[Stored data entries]
⁂
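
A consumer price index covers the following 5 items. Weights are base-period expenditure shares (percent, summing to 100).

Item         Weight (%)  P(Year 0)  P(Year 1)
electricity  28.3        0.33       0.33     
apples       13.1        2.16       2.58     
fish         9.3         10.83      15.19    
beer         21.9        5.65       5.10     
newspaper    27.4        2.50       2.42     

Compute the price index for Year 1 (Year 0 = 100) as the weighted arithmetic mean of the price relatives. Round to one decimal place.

103.3

electricity: 28.3 × (0.33/0.33) = 28.3 × 1.000000 = 28.3000
apples: 13.1 × (2.58/2.16) = 13.1 × 1.194444 = 15.6472
fish: 9.3 × (15.19/10.83) = 9.3 × 1.402585 = 13.0440
beer: 21.9 × (5.10/5.65) = 21.9 × 0.902655 = 19.7681
newspaper: 27.4 × (2.42/2.50) = 27.4 × 0.968000 = 26.5232
Index = Σ wᵢ·(p₁ᵢ/p₀ᵢ) = 28.3000 + 15.6472 + 13.0440 + 19.7681 + 26.5232 = 103.2826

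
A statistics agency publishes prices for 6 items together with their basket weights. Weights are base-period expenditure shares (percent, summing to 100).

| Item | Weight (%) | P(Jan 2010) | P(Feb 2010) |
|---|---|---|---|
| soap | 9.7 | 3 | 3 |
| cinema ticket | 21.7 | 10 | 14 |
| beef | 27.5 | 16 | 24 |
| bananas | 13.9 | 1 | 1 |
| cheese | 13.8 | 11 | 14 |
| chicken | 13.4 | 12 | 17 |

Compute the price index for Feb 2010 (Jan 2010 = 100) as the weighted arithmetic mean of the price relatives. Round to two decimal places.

soap: 9.7 × (3/3) = 9.7 × 1.000000 = 9.7000
cinema ticket: 21.7 × (14/10) = 21.7 × 1.400000 = 30.3800
beef: 27.5 × (24/16) = 27.5 × 1.500000 = 41.2500
bananas: 13.9 × (1/1) = 13.9 × 1.000000 = 13.9000
cheese: 13.8 × (14/11) = 13.8 × 1.272727 = 17.5636
chicken: 13.4 × (17/12) = 13.4 × 1.416667 = 18.9833
Index = Σ wᵢ·(p₁ᵢ/p₀ᵢ) = 9.7000 + 30.3800 + 41.2500 + 13.9000 + 17.5636 + 18.9833 = 131.7770

131.78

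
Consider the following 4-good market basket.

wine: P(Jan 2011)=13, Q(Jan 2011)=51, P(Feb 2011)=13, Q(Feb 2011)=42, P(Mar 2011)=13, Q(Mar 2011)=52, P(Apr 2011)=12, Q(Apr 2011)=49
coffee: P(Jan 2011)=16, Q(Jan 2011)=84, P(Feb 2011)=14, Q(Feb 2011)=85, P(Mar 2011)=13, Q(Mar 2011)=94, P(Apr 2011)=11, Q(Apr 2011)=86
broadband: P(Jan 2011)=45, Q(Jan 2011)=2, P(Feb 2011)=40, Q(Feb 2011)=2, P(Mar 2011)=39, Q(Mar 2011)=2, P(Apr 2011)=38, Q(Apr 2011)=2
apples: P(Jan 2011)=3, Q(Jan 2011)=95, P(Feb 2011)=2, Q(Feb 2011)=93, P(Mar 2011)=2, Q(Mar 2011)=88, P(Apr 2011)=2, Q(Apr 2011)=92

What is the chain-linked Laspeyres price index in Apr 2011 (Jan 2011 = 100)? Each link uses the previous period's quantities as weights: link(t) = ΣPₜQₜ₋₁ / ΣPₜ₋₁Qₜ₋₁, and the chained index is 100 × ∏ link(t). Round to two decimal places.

75.17

Link Jan 2011→Feb 2011:
ΣP(Feb 2011)Q(Jan 2011) = 13×51 + 14×84 + 40×2 + 2×95 = 663 + 1176 + 80 + 190 = 2109
ΣP(Jan 2011)Q(Jan 2011) = 13×51 + 16×84 + 45×2 + 3×95 = 663 + 1344 + 90 + 285 = 2382
link = 2109/2382 = 0.885390
Link Feb 2011→Mar 2011:
ΣP(Mar 2011)Q(Feb 2011) = 13×42 + 13×85 + 39×2 + 2×93 = 546 + 1105 + 78 + 186 = 1915
ΣP(Feb 2011)Q(Feb 2011) = 13×42 + 14×85 + 40×2 + 2×93 = 546 + 1190 + 80 + 186 = 2002
link = 1915/2002 = 0.956543
Link Mar 2011→Apr 2011:
ΣP(Apr 2011)Q(Mar 2011) = 12×52 + 11×94 + 38×2 + 2×88 = 624 + 1034 + 76 + 176 = 1910
ΣP(Mar 2011)Q(Mar 2011) = 13×52 + 13×94 + 39×2 + 2×88 = 676 + 1222 + 78 + 176 = 2152
link = 1910/2152 = 0.887546
Chained index = 100 × 0.885390 × 0.956543 × 0.887546 = 75.1676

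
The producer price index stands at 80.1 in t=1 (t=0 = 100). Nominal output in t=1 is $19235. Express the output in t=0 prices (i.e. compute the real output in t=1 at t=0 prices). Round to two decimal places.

24013.73

Real = Nominal ÷ (Index/100) = 19235 ÷ (80.1/100)
     = 19235 ÷ 0.801 = 24013.7328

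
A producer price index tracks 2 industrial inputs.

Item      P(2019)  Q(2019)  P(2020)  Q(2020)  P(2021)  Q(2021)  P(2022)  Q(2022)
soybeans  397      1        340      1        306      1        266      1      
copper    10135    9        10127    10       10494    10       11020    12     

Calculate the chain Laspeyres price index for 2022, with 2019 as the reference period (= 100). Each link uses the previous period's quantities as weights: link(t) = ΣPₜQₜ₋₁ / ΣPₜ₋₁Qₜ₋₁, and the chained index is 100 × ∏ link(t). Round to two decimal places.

Link 2019→2020:
ΣP(2020)Q(2019) = 340×1 + 10127×9 = 340 + 91143 = 91483
ΣP(2019)Q(2019) = 397×1 + 10135×9 = 397 + 91215 = 91612
link = 91483/91612 = 0.998592
Link 2020→2021:
ΣP(2021)Q(2020) = 306×1 + 10494×10 = 306 + 104940 = 105246
ΣP(2020)Q(2020) = 340×1 + 10127×10 = 340 + 101270 = 101610
link = 105246/101610 = 1.035784
Link 2021→2022:
ΣP(2022)Q(2021) = 266×1 + 11020×10 = 266 + 110200 = 110466
ΣP(2021)Q(2021) = 306×1 + 10494×10 = 306 + 104940 = 105246
link = 110466/105246 = 1.049598
Chained index = 100 × 0.998592 × 1.035784 × 1.049598 = 108.5626

108.56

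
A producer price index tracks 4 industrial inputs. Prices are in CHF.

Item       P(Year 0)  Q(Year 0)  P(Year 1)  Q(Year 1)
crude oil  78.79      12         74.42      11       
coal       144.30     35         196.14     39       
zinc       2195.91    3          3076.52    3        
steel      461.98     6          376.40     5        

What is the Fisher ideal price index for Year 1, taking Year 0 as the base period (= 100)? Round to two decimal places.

126.27

Laspeyres component (base-period weights):
ΣP(Year 1)Q(Year 0) = 74.42×12 + 196.14×35 + 3076.52×3 + 376.40×6 = 893.04 + 6864.9 + 9229.56 + 2258.4 = 19245.9
ΣP(Year 0)Q(Year 0) = 78.79×12 + 144.30×35 + 2195.91×3 + 461.98×6 = 945.48 + 5050.5 + 6587.73 + 2771.88 = 15355.59
L = 19245.9 / 15355.59 × 100 = 125.3348
Paasche component (current-period weights):
ΣP(Year 1)Q(Year 1) = 74.42×11 + 196.14×39 + 3076.52×3 + 376.40×5 = 818.62 + 7649.46 + 9229.56 + 1882 = 19579.64
ΣP(Year 0)Q(Year 1) = 78.79×11 + 144.30×39 + 2195.91×3 + 461.98×5 = 866.69 + 5627.7 + 6587.73 + 2309.9 = 15392.02
P = 19579.64 / 15392.02 × 100 = 127.2064
Fisher = √(L × P) = √(125.3348 × 127.2064) = 126.2672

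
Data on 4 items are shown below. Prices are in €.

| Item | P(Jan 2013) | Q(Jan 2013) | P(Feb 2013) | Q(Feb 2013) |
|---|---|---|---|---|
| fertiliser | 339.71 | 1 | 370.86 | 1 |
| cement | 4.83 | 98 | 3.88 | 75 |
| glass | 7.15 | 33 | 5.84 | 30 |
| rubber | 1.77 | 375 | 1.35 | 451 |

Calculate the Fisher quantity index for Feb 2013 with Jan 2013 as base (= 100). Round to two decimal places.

99.91

Laspeyres component (base-period weights):
ΣP(Jan 2013)Q(Feb 2013) = 339.71×1 + 4.83×75 + 7.15×30 + 1.77×451 = 339.71 + 362.25 + 214.5 + 798.27 = 1714.73
ΣP(Jan 2013)Q(Jan 2013) = 339.71×1 + 4.83×98 + 7.15×33 + 1.77×375 = 339.71 + 473.34 + 235.95 + 663.75 = 1712.75
L = 1714.73 / 1712.75 × 100 = 100.1156
Paasche component (current-period weights):
ΣP(Feb 2013)Q(Feb 2013) = 370.86×1 + 3.88×75 + 5.84×30 + 1.35×451 = 370.86 + 291 + 175.2 + 608.85 = 1445.91
ΣP(Feb 2013)Q(Jan 2013) = 370.86×1 + 3.88×98 + 5.84×33 + 1.35×375 = 370.86 + 380.24 + 192.72 + 506.25 = 1450.07
P = 1445.91 / 1450.07 × 100 = 99.7131
Fisher = √(L × P) = √(100.1156 × 99.7131) = 99.9142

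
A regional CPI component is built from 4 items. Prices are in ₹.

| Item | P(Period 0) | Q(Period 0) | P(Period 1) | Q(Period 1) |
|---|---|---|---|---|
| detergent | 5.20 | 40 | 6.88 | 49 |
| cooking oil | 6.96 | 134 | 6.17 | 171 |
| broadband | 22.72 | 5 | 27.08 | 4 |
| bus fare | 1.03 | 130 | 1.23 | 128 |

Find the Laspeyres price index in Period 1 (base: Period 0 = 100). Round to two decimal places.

Laspeyres price index uses base-period quantities as weights.
ΣP(Period 1)·Q(Period 0) = 6.88×40 + 6.17×134 + 27.08×5 + 1.23×130 = 275.2 + 826.78 + 135.4 + 159.9 = 1397.28
ΣP(Period 0)·Q(Period 0) = 5.20×40 + 6.96×134 + 22.72×5 + 1.03×130 = 208 + 932.64 + 113.6 + 133.9 = 1388.14
Index = 1397.28 / 1388.14 × 100 = 100.6584

100.66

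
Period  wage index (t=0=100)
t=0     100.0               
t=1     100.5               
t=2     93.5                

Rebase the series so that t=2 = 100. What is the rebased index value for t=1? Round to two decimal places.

Rebased(t=1) = 100.5 / 93.5 × 100 = 107.4866

107.49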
⁂
**Work order:**
Read through the lines above and collect those that contain the string "broadband".

**Task output:**
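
broadband: P(Jan 2011)=45, Q(Jan 2011)=2, P(Feb 2011)=40, Q(Feb 2011)=2, P(Mar 2011)=39, Q(Mar 2011)=2, P(Apr 2011)=38, Q(Apr 2011)=2
| broadband | 22.72 | 5 | 27.08 | 4 |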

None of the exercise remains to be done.